Your goal ▸
Search the data below for the word "rule" and copy each line that holds it.

Task inputs ▸

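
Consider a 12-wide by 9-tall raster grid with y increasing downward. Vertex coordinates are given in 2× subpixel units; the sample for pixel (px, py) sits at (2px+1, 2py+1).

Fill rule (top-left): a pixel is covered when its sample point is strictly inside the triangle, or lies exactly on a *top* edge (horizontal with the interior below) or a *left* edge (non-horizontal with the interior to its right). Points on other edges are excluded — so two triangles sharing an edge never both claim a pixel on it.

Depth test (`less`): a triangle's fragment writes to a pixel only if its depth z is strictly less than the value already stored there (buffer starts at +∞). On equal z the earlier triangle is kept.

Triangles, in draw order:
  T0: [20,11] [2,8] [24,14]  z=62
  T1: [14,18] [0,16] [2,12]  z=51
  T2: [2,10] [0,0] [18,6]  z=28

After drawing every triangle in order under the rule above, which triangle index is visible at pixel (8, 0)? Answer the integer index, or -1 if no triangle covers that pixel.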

Response to this exercise ▸
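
Fill rule (top-left): a pixel is covered when its sample point is strictly inside the triangle, or lies exactly on a *top* edge (horizontal with the interior below) or a *left* edge (non-horizontal with the interior to its right). Points on other edges are excluded — so two triangles sharing an edge never both claim a pixel on it.
After drawing every triangle in order under the rule above, which triangle index is visible at pixel (8, 0)? Answer the integer index, or -1 if no triangle covers that pixel.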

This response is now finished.